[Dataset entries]
────

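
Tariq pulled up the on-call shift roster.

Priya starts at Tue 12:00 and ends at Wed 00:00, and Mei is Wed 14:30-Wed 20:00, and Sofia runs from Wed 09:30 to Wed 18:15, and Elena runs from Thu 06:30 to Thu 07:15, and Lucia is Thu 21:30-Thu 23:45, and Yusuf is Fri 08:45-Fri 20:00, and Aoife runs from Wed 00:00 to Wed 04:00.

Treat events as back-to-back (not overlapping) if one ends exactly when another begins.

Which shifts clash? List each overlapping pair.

Mei & Sofia

Sorted by start: Priya, Aoife, Sofia, Mei, Elena, Lucia, Yusuf.
Aoife starts exactly when Priya ends (back-to-back, no overlap); Priya is clear from here.
Sofia starts after Aoife ends; Aoife is clear from here.
Mei starts before Sofia ends → Sofia and Mei overlap.
Elena starts after Sofia ends; Sofia is clear from here.
Elena starts after Mei ends; Mei is clear from here.
Lucia starts after Elena ends; Elena is clear from here.
Yusuf starts after Lucia ends.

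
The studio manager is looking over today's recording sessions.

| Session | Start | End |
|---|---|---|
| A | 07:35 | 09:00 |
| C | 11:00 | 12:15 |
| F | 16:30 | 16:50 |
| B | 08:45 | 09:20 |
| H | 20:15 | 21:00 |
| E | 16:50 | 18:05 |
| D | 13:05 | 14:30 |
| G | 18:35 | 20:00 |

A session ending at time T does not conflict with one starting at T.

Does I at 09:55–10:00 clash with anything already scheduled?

No — it doesn't clash with anything

A: ends 09:00 at or before I starts 09:55 → clear.
B: ends 09:20 at or before I starts 09:55 → clear.
C: starts 11:00 at or after I ends 10:00 → clear.
D: starts 13:05 at or after I ends 10:00 → clear.
F: starts 16:30 at or after I ends 10:00 → clear.
E: starts 16:50 at or after I ends 10:00 → clear.
G: starts 18:35 at or after I ends 10:00 → clear.
H: starts 20:15 at or after I ends 10:00 → clear.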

────

▸ Activity
Having read the entries, repeat them all exactly.

▸ Solution
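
Tariq pulled up the on-call shift roster.

Priya starts at Tue 12:00 and ends at Wed 00:00, and Mei is Wed 14:30-Wed 20:00, and Sofia runs from Wed 09:30 to Wed 18:15, and Elena runs from Thu 06:30 to Thu 07:15, and Lucia is Thu 21:30-Thu 23:45, and Yusuf is Fri 08:45-Fri 20:00, and Aoife runs from Wed 00:00 to Wed 04:00.

Treat events as back-to-back (not overlapping) if one ends exactly when another begins.

Which shifts clash? List each overlapping pair.

Mei & Sofia

Sorted by start: Priya, Aoife, Sofia, Mei, Elena, Lucia, Yusuf.
Aoife starts exactly when Priya ends (back-to-back, no overlap); Priya is clear from here.
Sofia starts after Aoife ends; Aoife is clear from here.
Mei starts before Sofia ends → Sofia and Mei overlap.
Elena starts after Sofia ends; Sofia is clear from here.
Elena starts after Mei ends; Mei is clear from here.
Lucia starts after Elena ends; Elena is clear from here.
Yusuf starts after Lucia ends.

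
The studio manager is looking over today's recording sessions.

| Session | Start | End |
|---|---|---|
| A | 07:35 | 09:00 |
| C | 11:00 | 12:15 |
| F | 16:30 | 16:50 |
| B | 08:45 | 09:20 |
| H | 20:15 | 21:00 |
| E | 16:50 | 18:05 |
| D | 13:05 | 14:30 |
| G | 18:35 | 20:00 |

A session ending at time T does not conflict with one starting at T.

Does I at 09:55–10:00 clash with anything already scheduled?

No — it doesn't clash with anything

A: ends 09:00 at or before I starts 09:55 → clear.
B: ends 09:20 at or before I starts 09:55 → clear.
C: starts 11:00 at or after I ends 10:00 → clear.
D: starts 13:05 at or after I ends 10:00 → clear.
F: starts 16:30 at or after I ends 10:00 → clear.
E: starts 16:50 at or after I ends 10:00 → clear.
G: starts 18:35 at or after I ends 10:00 → clear.
H: starts 20:15 at or after I ends 10:00 → clear.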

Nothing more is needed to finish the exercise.